Stored data:
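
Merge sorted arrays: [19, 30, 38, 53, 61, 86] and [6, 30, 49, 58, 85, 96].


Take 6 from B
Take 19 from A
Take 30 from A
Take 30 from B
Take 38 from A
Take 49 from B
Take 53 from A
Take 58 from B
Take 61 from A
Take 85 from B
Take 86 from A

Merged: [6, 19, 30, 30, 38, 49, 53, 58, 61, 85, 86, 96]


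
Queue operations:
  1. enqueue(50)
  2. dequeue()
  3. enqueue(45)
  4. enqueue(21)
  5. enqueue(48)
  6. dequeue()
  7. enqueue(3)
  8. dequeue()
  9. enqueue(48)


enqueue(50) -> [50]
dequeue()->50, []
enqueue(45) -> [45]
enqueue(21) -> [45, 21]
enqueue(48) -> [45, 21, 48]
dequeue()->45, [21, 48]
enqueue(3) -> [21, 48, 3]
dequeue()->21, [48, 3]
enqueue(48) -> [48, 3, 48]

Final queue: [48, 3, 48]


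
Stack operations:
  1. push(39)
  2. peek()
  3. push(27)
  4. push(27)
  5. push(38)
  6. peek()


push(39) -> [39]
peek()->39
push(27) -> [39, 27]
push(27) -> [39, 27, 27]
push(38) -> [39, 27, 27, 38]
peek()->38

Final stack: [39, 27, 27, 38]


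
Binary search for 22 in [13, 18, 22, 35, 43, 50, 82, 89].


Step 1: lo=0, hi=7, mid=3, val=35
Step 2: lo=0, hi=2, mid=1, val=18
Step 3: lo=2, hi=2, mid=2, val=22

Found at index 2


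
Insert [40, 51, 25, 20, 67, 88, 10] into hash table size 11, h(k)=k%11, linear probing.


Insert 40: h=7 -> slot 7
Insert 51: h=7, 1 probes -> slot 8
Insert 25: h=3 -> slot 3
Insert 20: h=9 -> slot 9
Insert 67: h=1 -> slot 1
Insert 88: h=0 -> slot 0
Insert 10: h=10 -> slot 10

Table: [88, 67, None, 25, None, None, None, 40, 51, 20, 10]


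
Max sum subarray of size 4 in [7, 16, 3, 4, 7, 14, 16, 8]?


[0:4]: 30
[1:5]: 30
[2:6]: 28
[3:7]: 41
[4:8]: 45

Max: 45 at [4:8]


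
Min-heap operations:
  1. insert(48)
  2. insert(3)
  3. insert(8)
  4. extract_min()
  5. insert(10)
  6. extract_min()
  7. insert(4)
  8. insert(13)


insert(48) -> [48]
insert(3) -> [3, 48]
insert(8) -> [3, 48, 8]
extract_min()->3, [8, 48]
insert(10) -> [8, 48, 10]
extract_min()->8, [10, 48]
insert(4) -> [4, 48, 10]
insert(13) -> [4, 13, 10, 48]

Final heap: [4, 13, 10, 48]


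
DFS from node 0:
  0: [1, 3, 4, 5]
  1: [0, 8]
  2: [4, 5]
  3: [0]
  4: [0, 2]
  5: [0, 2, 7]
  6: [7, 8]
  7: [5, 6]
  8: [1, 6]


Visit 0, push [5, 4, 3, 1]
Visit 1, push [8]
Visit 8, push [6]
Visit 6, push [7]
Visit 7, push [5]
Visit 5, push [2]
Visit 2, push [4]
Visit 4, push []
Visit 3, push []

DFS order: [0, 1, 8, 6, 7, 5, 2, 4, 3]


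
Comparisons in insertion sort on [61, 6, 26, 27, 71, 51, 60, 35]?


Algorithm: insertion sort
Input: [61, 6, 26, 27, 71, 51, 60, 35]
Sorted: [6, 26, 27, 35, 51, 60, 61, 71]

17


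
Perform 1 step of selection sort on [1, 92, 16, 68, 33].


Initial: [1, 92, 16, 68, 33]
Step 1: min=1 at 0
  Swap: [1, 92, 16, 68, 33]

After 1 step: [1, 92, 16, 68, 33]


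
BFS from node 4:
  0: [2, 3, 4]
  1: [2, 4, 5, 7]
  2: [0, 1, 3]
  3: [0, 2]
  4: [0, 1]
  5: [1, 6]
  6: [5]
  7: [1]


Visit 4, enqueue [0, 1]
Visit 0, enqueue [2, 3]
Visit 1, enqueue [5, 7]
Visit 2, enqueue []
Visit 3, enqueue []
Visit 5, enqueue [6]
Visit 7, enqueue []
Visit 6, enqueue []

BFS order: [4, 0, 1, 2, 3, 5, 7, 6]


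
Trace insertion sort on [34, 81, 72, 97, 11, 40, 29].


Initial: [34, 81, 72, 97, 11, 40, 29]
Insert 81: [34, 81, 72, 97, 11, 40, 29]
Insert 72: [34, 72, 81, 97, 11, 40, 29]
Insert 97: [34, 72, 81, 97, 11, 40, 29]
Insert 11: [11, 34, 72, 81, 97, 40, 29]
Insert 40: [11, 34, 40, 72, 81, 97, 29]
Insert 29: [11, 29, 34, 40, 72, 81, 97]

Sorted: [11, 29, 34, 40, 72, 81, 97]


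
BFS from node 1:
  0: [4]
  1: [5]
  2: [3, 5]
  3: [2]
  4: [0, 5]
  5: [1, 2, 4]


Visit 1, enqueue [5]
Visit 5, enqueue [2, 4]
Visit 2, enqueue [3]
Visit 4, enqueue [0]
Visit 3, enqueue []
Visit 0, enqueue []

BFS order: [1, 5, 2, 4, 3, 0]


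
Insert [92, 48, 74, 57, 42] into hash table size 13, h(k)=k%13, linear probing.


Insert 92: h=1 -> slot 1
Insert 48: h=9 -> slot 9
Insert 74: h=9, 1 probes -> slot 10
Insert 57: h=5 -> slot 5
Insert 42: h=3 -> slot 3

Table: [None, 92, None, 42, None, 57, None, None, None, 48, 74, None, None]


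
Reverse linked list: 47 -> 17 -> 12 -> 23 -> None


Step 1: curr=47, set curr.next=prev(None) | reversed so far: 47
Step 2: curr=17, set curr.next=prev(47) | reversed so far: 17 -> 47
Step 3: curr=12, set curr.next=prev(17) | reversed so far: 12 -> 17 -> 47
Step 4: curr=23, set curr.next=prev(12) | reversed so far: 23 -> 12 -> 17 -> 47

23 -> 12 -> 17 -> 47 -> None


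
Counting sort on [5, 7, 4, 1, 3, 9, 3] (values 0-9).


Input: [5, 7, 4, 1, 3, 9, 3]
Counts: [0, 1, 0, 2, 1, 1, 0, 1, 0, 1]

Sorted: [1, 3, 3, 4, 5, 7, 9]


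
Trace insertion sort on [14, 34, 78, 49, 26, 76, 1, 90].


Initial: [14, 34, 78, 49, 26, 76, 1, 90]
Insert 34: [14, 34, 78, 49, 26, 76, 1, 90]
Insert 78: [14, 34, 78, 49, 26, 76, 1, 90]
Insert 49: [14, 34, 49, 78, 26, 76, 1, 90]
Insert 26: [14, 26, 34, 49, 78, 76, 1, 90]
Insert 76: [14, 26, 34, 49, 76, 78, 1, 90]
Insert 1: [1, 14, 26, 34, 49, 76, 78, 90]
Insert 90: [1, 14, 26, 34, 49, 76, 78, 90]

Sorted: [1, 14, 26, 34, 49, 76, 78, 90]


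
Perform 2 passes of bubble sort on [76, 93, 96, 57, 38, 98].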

■ TASK DESCRIPTION
Your task is to reproduce each entry exactly.

■ COMPLETED TASK
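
Merge sorted arrays: [19, 30, 38, 53, 61, 86] and [6, 30, 49, 58, 85, 96].


Take 6 from B
Take 19 from A
Take 30 from A
Take 30 from B
Take 38 from A
Take 49 from B
Take 53 from A
Take 58 from B
Take 61 from A
Take 85 from B
Take 86 from A

Merged: [6, 19, 30, 30, 38, 49, 53, 58, 61, 85, 86, 96]


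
Queue operations:
  1. enqueue(50)
  2. dequeue()
  3. enqueue(45)
  4. enqueue(21)
  5. enqueue(48)
  6. dequeue()
  7. enqueue(3)
  8. dequeue()
  9. enqueue(48)


enqueue(50) -> [50]
dequeue()->50, []
enqueue(45) -> [45]
enqueue(21) -> [45, 21]
enqueue(48) -> [45, 21, 48]
dequeue()->45, [21, 48]
enqueue(3) -> [21, 48, 3]
dequeue()->21, [48, 3]
enqueue(48) -> [48, 3, 48]

Final queue: [48, 3, 48]


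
Stack operations:
  1. push(39)
  2. peek()
  3. push(27)
  4. push(27)
  5. push(38)
  6. peek()


push(39) -> [39]
peek()->39
push(27) -> [39, 27]
push(27) -> [39, 27, 27]
push(38) -> [39, 27, 27, 38]
peek()->38

Final stack: [39, 27, 27, 38]


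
Binary search for 22 in [13, 18, 22, 35, 43, 50, 82, 89].


Step 1: lo=0, hi=7, mid=3, val=35
Step 2: lo=0, hi=2, mid=1, val=18
Step 3: lo=2, hi=2, mid=2, val=22

Found at index 2


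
Insert [40, 51, 25, 20, 67, 88, 10] into hash table size 11, h(k)=k%11, linear probing.


Insert 40: h=7 -> slot 7
Insert 51: h=7, 1 probes -> slot 8
Insert 25: h=3 -> slot 3
Insert 20: h=9 -> slot 9
Insert 67: h=1 -> slot 1
Insert 88: h=0 -> slot 0
Insert 10: h=10 -> slot 10

Table: [88, 67, None, 25, None, None, None, 40, 51, 20, 10]


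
Max sum subarray of size 4 in [7, 16, 3, 4, 7, 14, 16, 8]?


[0:4]: 30
[1:5]: 30
[2:6]: 28
[3:7]: 41
[4:8]: 45

Max: 45 at [4:8]


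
Min-heap operations:
  1. insert(48)
  2. insert(3)
  3. insert(8)
  4. extract_min()
  5. insert(10)
  6. extract_min()
  7. insert(4)
  8. insert(13)


insert(48) -> [48]
insert(3) -> [3, 48]
insert(8) -> [3, 48, 8]
extract_min()->3, [8, 48]
insert(10) -> [8, 48, 10]
extract_min()->8, [10, 48]
insert(4) -> [4, 48, 10]
insert(13) -> [4, 13, 10, 48]

Final heap: [4, 13, 10, 48]


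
DFS from node 0:
  0: [1, 3, 4, 5]
  1: [0, 8]
  2: [4, 5]
  3: [0]
  4: [0, 2]
  5: [0, 2, 7]
  6: [7, 8]
  7: [5, 6]
  8: [1, 6]


Visit 0, push [5, 4, 3, 1]
Visit 1, push [8]
Visit 8, push [6]
Visit 6, push [7]
Visit 7, push [5]
Visit 5, push [2]
Visit 2, push [4]
Visit 4, push []
Visit 3, push []

DFS order: [0, 1, 8, 6, 7, 5, 2, 4, 3]


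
Comparisons in insertion sort on [61, 6, 26, 27, 71, 51, 60, 35]?


Algorithm: insertion sort
Input: [61, 6, 26, 27, 71, 51, 60, 35]
Sorted: [6, 26, 27, 35, 51, 60, 61, 71]

17


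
Perform 1 step of selection sort on [1, 92, 16, 68, 33].


Initial: [1, 92, 16, 68, 33]
Step 1: min=1 at 0
  Swap: [1, 92, 16, 68, 33]

After 1 step: [1, 92, 16, 68, 33]


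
BFS from node 4:
  0: [2, 3, 4]
  1: [2, 4, 5, 7]
  2: [0, 1, 3]
  3: [0, 2]
  4: [0, 1]
  5: [1, 6]
  6: [5]
  7: [1]


Visit 4, enqueue [0, 1]
Visit 0, enqueue [2, 3]
Visit 1, enqueue [5, 7]
Visit 2, enqueue []
Visit 3, enqueue []
Visit 5, enqueue [6]
Visit 7, enqueue []
Visit 6, enqueue []

BFS order: [4, 0, 1, 2, 3, 5, 7, 6]


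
Trace insertion sort on [34, 81, 72, 97, 11, 40, 29].


Initial: [34, 81, 72, 97, 11, 40, 29]
Insert 81: [34, 81, 72, 97, 11, 40, 29]
Insert 72: [34, 72, 81, 97, 11, 40, 29]
Insert 97: [34, 72, 81, 97, 11, 40, 29]
Insert 11: [11, 34, 72, 81, 97, 40, 29]
Insert 40: [11, 34, 40, 72, 81, 97, 29]
Insert 29: [11, 29, 34, 40, 72, 81, 97]

Sorted: [11, 29, 34, 40, 72, 81, 97]


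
BFS from node 1:
  0: [4]
  1: [5]
  2: [3, 5]
  3: [2]
  4: [0, 5]
  5: [1, 2, 4]


Visit 1, enqueue [5]
Visit 5, enqueue [2, 4]
Visit 2, enqueue [3]
Visit 4, enqueue [0]
Visit 3, enqueue []
Visit 0, enqueue []

BFS order: [1, 5, 2, 4, 3, 0]


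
Insert [92, 48, 74, 57, 42] into hash table size 13, h(k)=k%13, linear probing.


Insert 92: h=1 -> slot 1
Insert 48: h=9 -> slot 9
Insert 74: h=9, 1 probes -> slot 10
Insert 57: h=5 -> slot 5
Insert 42: h=3 -> slot 3

Table: [None, 92, None, 42, None, 57, None, None, None, 48, 74, None, None]


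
Reverse linked list: 47 -> 17 -> 12 -> 23 -> None


Step 1: curr=47, set curr.next=prev(None) | reversed so far: 47
Step 2: curr=17, set curr.next=prev(47) | reversed so far: 17 -> 47
Step 3: curr=12, set curr.next=prev(17) | reversed so far: 12 -> 17 -> 47
Step 4: curr=23, set curr.next=prev(12) | reversed so far: 23 -> 12 -> 17 -> 47

23 -> 12 -> 17 -> 47 -> None


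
Counting sort on [5, 7, 4, 1, 3, 9, 3] (values 0-9).


Input: [5, 7, 4, 1, 3, 9, 3]
Counts: [0, 1, 0, 2, 1, 1, 0, 1, 0, 1]

Sorted: [1, 3, 3, 4, 5, 7, 9]


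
Trace insertion sort on [14, 34, 78, 49, 26, 76, 1, 90].


Initial: [14, 34, 78, 49, 26, 76, 1, 90]
Insert 34: [14, 34, 78, 49, 26, 76, 1, 90]
Insert 78: [14, 34, 78, 49, 26, 76, 1, 90]
Insert 49: [14, 34, 49, 78, 26, 76, 1, 90]
Insert 26: [14, 26, 34, 49, 78, 76, 1, 90]
Insert 76: [14, 26, 34, 49, 76, 78, 1, 90]
Insert 1: [1, 14, 26, 34, 49, 76, 78, 90]
Insert 90: [1, 14, 26, 34, 49, 76, 78, 90]

Sorted: [1, 14, 26, 34, 49, 76, 78, 90]


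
Perform 2 passes of bubble sort on [76, 93, 96, 57, 38, 98].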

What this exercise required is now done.